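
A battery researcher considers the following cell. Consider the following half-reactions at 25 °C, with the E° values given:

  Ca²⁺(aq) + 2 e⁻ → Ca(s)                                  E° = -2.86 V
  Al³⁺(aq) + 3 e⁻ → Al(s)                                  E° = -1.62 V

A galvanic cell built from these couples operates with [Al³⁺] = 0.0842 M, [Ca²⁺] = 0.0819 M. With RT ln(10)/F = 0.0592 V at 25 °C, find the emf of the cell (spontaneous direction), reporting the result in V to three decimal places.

Al³⁺/Al is the cathode (higher E°), Ca²⁺/Ca the anode: E°cell = -1.62 − (-2.86) = +1.24 V, n = 6.
Overall: 2 Al³⁺(aq) + 3 Ca(s) → 2 Al(s) + 3 Ca²⁺(aq)
Q = [Ca²⁺]^3 / ([Al³⁺]^2); log Q = -1.111.
E = E° − (0.0592/n) log Q = +1.24 − (0.0592/6)(-1.111) = +1.251 V.

+1.251 V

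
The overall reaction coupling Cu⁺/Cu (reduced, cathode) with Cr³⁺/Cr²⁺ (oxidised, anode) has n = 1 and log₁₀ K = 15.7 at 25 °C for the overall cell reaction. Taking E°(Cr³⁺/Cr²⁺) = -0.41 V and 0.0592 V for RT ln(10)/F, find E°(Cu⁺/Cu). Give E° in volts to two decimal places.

+0.52 V

E°cell = (0.0592/n)·log K = (0.0592/1)(15.7) = +0.929 V.
Since Cu⁺/Cu is the cathode and Cr³⁺/Cr²⁺ the anode, E°cell = E°(Cu⁺/Cu) − E°(Cr³⁺/Cr²⁺).
So E°(Cu⁺/Cu) = E°cell + E°(Cr³⁺/Cr²⁺) = +0.929 + (-0.41) = +0.52 V.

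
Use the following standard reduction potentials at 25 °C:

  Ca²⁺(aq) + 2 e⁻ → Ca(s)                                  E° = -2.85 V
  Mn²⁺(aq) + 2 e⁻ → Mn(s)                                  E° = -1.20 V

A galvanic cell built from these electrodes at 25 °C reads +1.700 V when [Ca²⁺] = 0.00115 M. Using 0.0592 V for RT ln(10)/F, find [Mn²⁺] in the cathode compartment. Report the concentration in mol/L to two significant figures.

0.056 M

Mn²⁺/Mn is the cathode, Ca²⁺/Ca the anode: E°cell = +1.65 V, n = 2.
Overall reaction: Mn²⁺(aq) + Ca(s) → Mn(s) + Ca²⁺(aq); Q = [Ca²⁺]^1/[Mn²⁺]^1.
From E = E° − (0.0592/n) log Q: log Q = (E° − E)·n/0.0592 = (+1.65 − (+1.700))·2/0.0592 = -1.6892.
So 1·log[Mn²⁺] = 1·log(0.00115) − log Q = -2.9393 − (-1.6892) = -1.2501; [Mn²⁺] = 10^(-1.2501) ≈ 0.056 M.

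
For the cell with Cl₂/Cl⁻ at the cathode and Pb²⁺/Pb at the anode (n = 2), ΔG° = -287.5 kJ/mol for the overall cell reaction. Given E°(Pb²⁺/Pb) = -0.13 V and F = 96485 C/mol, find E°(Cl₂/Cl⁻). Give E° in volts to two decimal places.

+1.36 V

E°cell = −ΔG°/(nF) = −(-287.5×10³)/((2)(96485)) = +1.490 V.
Since Cl₂/Cl⁻ is the cathode and Pb²⁺/Pb the anode, E°cell = E°(Cl₂/Cl⁻) − E°(Pb²⁺/Pb).
So E°(Cl₂/Cl⁻) = E°cell + E°(Pb²⁺/Pb) = +1.490 + (-0.13) = +1.36 V.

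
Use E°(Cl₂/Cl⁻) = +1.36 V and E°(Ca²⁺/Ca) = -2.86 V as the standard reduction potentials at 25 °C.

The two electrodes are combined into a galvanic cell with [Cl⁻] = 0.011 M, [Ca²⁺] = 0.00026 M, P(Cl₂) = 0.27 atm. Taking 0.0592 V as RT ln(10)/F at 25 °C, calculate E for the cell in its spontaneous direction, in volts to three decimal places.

Cl₂/Cl⁻ is the cathode (higher E°), Ca²⁺/Ca the anode: E°cell = +1.36 − (-2.86) = +4.22 V, n = 2.
Overall: Cl₂(g) + Ca(s) → 2 Cl⁻(aq) + Ca²⁺(aq)
Q = [Cl⁻]^2·[Ca²⁺] / (P(Cl₂)); log Q = -6.934.
E = E° − (0.0592/n) log Q = +4.22 − (0.0592/2)(-6.934) = +4.425 V.

+4.425 V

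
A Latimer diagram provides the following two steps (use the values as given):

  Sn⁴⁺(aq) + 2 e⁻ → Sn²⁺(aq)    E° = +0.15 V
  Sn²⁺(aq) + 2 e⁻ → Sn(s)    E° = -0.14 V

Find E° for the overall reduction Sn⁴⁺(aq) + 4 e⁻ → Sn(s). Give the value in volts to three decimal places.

+0.005 V

Standard free energies of sequential steps add: ΔG°₃ = ΔG°₁ + ΔG°₂, so n₃E°₃ = n₁E°₁ + n₂E°₂.
E°₃ = (2×+0.15 + 2×-0.14) / 4 = (+0.020) / 4 = +0.005 V.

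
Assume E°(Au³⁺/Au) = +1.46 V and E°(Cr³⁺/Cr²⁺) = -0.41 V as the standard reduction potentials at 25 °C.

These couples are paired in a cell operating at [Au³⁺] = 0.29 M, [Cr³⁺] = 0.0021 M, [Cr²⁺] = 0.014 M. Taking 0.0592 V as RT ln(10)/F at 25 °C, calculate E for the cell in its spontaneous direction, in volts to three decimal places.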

---------------

• **Task statement**:
The required output is the stretch of entries above from the line containing "A galvanic cell built from these electrodes" through the line containing "Use E°(Cl₂/Cl⁻) = +1.36", reproduced exactly.

• **Response to the task**:
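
A galvanic cell built from these electrodes at 25 °C reads +1.700 V when [Ca²⁺] = 0.00115 M. Using 0.0592 V for RT ln(10)/F, find [Mn²⁺] in the cathode compartment. Report the concentration in mol/L to two significant figures.

0.056 M

Mn²⁺/Mn is the cathode, Ca²⁺/Ca the anode: E°cell = +1.65 V, n = 2.
Overall reaction: Mn²⁺(aq) + Ca(s) → Mn(s) + Ca²⁺(aq); Q = [Ca²⁺]^1/[Mn²⁺]^1.
From E = E° − (0.0592/n) log Q: log Q = (E° − E)·n/0.0592 = (+1.65 − (+1.700))·2/0.0592 = -1.6892.
So 1·log[Mn²⁺] = 1·log(0.00115) − log Q = -2.9393 − (-1.6892) = -1.2501; [Mn²⁺] = 10^(-1.2501) ≈ 0.056 M.

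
For the cell with Cl₂/Cl⁻ at the cathode and Pb²⁺/Pb at the anode (n = 2), ΔG° = -287.5 kJ/mol for the overall cell reaction. Given E°(Pb²⁺/Pb) = -0.13 V and F = 96485 C/mol, find E°(Cl₂/Cl⁻). Give E° in volts to two decimal places.

+1.36 V

E°cell = −ΔG°/(nF) = −(-287.5×10³)/((2)(96485)) = +1.490 V.
Since Cl₂/Cl⁻ is the cathode and Pb²⁺/Pb the anode, E°cell = E°(Cl₂/Cl⁻) − E°(Pb²⁺/Pb).
So E°(Cl₂/Cl⁻) = E°cell + E°(Pb²⁺/Pb) = +1.490 + (-0.13) = +1.36 V.

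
Use E°(Cl₂/Cl⁻) = +1.36 V and E°(Ca²⁺/Ca) = -2.86 V as the standard reduction potentials at 25 °C.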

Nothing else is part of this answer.